Repeat each entry exactly.

================

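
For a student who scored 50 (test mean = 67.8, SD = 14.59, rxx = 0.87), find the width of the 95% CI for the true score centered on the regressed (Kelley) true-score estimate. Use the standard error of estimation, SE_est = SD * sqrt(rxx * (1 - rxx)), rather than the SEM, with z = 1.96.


True score estimate = 0.87*50 + 0.13*67.8 = 52.314
SE_est = SD * sqrt(rxx * (1 - rxx)) = 14.59 * sqrt(0.87 * 0.13) = 14.59 * sqrt(0.1131) = 4.906667
CI = T_est +/- z * SE_est, so width = 2 * z * SE_est = 2 * 1.96 * 4.906667
Width = 19.2341

19.2341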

================

:: Result ::
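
For a student who scored 50 (test mean = 67.8, SD = 14.59, rxx = 0.87), find the width of the 95% CI for the true score centered on the regressed (Kelley) true-score estimate. Use the standard error of estimation, SE_est = SD * sqrt(rxx * (1 - rxx)), rather than the SEM, with z = 1.96.


True score estimate = 0.87*50 + 0.13*67.8 = 52.314
SE_est = SD * sqrt(rxx * (1 - rxx)) = 14.59 * sqrt(0.87 * 0.13) = 14.59 * sqrt(0.1131) = 4.906667
CI = T_est +/- z * SE_est, so width = 2 * z * SE_est = 2 * 1.96 * 4.906667
Width = 19.2341

19.2341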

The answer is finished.